■ **Given data**:
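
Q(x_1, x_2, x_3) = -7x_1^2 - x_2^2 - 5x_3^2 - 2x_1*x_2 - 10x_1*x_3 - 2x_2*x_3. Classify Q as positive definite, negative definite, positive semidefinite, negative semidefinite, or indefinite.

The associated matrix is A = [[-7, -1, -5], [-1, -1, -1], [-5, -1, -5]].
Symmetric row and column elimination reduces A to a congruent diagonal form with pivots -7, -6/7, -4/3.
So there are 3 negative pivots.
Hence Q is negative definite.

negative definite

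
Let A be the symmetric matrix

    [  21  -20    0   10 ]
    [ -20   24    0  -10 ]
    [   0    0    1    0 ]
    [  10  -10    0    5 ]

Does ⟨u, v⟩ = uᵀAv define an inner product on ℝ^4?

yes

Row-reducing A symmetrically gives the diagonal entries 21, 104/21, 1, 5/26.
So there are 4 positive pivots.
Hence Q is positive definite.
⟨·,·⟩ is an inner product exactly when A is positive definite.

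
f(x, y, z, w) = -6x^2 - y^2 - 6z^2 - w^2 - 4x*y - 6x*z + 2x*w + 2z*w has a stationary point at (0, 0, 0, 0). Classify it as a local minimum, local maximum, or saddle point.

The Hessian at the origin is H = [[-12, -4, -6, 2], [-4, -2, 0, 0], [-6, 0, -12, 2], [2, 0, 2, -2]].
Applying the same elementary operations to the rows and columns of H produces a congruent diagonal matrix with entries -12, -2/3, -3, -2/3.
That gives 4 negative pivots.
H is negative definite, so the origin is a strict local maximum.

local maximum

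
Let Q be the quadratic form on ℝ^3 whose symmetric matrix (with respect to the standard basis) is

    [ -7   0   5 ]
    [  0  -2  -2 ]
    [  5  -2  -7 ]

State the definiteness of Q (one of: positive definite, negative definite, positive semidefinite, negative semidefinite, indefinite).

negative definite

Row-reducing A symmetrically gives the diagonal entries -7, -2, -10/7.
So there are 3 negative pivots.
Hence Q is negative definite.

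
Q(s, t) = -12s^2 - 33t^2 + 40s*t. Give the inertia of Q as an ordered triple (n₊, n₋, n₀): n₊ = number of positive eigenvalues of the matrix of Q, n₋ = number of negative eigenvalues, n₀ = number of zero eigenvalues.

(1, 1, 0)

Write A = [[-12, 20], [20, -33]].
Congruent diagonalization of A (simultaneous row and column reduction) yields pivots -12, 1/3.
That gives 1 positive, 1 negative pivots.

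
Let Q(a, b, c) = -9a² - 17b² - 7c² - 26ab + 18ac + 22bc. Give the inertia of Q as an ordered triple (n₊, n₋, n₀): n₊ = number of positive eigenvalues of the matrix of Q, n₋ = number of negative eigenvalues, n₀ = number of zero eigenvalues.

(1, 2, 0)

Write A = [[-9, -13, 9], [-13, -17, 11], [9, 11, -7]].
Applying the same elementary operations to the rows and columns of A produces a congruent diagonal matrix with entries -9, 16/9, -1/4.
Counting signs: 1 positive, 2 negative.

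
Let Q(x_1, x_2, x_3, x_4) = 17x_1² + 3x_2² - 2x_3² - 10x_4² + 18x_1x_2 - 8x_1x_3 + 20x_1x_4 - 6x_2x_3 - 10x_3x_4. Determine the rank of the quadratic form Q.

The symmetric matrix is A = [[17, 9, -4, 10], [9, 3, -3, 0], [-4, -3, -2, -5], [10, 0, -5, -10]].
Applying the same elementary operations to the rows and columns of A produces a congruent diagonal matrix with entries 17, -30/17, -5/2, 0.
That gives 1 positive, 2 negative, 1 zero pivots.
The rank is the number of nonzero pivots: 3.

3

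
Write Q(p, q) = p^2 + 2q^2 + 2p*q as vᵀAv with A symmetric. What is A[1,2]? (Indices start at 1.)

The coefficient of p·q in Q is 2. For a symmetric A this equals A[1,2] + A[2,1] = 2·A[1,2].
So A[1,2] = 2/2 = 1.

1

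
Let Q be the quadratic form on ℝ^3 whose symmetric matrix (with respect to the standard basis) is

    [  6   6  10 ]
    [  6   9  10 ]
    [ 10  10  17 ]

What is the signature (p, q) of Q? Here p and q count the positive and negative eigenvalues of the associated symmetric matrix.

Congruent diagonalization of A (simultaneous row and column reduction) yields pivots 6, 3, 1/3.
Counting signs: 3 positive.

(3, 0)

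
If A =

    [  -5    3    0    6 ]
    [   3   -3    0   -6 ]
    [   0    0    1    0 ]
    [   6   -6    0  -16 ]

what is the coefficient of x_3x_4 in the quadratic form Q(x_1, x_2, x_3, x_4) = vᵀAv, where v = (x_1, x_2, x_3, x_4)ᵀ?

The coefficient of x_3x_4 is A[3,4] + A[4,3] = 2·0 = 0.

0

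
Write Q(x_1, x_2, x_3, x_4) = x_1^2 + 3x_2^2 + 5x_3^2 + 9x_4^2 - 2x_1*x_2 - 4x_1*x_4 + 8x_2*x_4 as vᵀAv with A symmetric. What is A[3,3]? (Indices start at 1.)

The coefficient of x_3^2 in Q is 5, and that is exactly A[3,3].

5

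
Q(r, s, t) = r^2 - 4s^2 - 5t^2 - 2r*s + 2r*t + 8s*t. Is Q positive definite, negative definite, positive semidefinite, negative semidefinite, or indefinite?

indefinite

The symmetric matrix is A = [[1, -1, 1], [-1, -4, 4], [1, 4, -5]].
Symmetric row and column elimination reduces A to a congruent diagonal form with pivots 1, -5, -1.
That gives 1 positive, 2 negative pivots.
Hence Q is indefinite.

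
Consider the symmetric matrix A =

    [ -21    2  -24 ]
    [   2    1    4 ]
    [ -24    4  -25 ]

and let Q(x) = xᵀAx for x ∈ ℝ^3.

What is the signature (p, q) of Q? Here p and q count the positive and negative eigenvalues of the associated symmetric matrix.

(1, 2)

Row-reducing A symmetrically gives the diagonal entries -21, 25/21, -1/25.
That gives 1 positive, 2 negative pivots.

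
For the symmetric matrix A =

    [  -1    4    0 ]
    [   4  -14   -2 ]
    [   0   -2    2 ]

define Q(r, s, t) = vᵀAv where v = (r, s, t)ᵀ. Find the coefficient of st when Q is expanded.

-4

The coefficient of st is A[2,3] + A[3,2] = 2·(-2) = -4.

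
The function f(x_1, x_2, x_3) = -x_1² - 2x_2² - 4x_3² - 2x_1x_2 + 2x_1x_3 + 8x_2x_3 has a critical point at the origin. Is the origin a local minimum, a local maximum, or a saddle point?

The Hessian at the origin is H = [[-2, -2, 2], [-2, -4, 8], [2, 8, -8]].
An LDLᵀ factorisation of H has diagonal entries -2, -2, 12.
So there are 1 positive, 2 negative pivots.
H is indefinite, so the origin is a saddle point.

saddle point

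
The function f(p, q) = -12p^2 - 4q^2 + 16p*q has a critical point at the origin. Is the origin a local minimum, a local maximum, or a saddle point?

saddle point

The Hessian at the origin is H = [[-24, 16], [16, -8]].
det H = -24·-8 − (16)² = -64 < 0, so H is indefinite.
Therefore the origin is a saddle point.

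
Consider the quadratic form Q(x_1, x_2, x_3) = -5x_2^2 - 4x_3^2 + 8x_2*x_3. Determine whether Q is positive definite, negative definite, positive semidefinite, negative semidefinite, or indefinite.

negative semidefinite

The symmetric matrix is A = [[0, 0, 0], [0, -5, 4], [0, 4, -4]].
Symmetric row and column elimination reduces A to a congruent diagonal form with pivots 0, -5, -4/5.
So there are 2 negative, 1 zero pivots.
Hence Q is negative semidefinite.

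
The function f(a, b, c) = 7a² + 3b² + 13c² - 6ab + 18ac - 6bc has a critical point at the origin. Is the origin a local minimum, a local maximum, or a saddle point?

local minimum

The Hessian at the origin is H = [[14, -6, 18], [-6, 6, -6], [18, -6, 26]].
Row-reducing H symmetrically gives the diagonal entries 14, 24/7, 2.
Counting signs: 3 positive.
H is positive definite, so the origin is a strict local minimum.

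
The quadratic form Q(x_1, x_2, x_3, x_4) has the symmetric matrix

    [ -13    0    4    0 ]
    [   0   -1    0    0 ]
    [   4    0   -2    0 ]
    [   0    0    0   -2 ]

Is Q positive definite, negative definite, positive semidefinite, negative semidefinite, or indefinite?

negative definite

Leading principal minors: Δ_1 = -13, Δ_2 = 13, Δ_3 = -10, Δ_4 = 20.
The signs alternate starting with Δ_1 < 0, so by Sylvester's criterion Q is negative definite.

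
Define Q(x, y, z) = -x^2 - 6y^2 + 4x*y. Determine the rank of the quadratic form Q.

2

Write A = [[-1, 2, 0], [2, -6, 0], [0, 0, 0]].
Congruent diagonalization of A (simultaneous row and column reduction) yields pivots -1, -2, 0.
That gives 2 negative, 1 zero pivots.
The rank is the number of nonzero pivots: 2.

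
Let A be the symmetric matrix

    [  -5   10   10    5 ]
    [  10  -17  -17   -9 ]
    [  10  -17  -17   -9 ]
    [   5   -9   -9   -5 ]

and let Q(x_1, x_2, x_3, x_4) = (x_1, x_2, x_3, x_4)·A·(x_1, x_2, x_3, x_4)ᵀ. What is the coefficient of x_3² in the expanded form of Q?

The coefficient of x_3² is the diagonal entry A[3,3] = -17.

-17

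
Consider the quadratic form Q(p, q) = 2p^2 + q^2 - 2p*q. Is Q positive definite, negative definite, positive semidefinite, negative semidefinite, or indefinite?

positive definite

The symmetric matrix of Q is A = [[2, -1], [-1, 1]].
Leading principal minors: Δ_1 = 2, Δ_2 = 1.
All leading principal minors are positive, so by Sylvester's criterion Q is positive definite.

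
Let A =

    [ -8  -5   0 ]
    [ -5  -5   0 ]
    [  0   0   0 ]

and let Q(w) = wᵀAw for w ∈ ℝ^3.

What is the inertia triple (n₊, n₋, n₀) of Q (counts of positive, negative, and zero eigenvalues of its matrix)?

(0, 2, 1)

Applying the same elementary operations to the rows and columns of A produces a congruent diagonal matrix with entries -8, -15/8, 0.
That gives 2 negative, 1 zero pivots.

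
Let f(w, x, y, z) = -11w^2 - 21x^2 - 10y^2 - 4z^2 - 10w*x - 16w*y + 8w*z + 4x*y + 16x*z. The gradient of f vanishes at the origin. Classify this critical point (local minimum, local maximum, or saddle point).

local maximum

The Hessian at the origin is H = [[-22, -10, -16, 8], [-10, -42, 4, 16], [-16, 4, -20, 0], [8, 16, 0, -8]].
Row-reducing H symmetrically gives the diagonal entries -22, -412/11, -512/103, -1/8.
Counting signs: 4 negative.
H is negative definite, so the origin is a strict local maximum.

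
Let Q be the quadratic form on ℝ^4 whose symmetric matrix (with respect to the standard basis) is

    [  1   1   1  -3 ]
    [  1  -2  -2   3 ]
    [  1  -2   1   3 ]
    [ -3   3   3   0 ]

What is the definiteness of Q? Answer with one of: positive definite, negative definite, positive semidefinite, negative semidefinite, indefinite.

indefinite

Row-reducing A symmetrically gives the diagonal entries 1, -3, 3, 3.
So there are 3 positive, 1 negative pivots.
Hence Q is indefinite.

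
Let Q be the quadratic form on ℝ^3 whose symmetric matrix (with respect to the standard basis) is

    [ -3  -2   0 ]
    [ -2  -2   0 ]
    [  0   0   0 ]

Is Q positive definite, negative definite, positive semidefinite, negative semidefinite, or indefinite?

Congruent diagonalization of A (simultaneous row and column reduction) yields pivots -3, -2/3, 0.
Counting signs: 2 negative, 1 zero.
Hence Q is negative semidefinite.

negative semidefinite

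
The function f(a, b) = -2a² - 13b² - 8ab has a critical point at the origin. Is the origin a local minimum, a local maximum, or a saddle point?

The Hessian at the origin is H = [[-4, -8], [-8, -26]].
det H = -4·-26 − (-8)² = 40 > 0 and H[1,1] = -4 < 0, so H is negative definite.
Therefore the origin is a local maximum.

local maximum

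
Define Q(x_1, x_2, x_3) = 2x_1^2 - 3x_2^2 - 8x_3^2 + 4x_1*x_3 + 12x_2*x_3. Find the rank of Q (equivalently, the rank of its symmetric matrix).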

■ **Problem to work on**: Look above for the line with "Write Q(p, q)" and the line with "and let Q(x) = xᵀAx for x ∈ ℝ^3.". Retype those two lines and every line between them exactly, adding nothing.

■ **Finished task**:
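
Write Q(p, q) = p^2 + 2q^2 + 2p*q as vᵀAv with A symmetric. What is A[1,2]? (Indices start at 1.)

The coefficient of p·q in Q is 2. For a symmetric A this equals A[1,2] + A[2,1] = 2·A[1,2].
So A[1,2] = 2/2 = 1.

1

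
Let Q be the quadratic form on ℝ^3 whose symmetric matrix (with respect to the standard basis) is

    [  6   6  10 ]
    [  6   9  10 ]
    [ 10  10  17 ]

What is the signature (p, q) of Q? Here p and q count the positive and negative eigenvalues of the associated symmetric matrix.

Congruent diagonalization of A (simultaneous row and column reduction) yields pivots 6, 3, 1/3.
Counting signs: 3 positive.

(3, 0)

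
If A =

    [  -5    3    0    6 ]
    [   3   -3    0   -6 ]
    [   0    0    1    0 ]
    [   6   -6    0  -16 ]

what is the coefficient of x_3x_4 in the quadratic form Q(x_1, x_2, x_3, x_4) = vᵀAv, where v = (x_1, x_2, x_3, x_4)ᵀ?

The coefficient of x_3x_4 is A[3,4] + A[4,3] = 2·0 = 0.

0

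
Write Q(x_1, x_2, x_3, x_4) = x_1^2 + 3x_2^2 + 5x_3^2 + 9x_4^2 - 2x_1*x_2 - 4x_1*x_4 + 8x_2*x_4 as vᵀAv with A symmetric. What is A[3,3]? (Indices start at 1.)

The coefficient of x_3^2 in Q is 5, and that is exactly A[3,3].

5

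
Q(r, s, t) = r^2 - 4s^2 - 5t^2 - 2r*s + 2r*t + 8s*t. Is Q positive definite, negative definite, positive semidefinite, negative semidefinite, or indefinite?

indefinite

The symmetric matrix is A = [[1, -1, 1], [-1, -4, 4], [1, 4, -5]].
Symmetric row and column elimination reduces A to a congruent diagonal form with pivots 1, -5, -1.
That gives 1 positive, 2 negative pivots.
Hence Q is indefinite.

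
Consider the symmetric matrix A =

    [ -21    2  -24 ]
    [   2    1    4 ]
    [ -24    4  -25 ]

and let Q(x) = xᵀAx for x ∈ ℝ^3.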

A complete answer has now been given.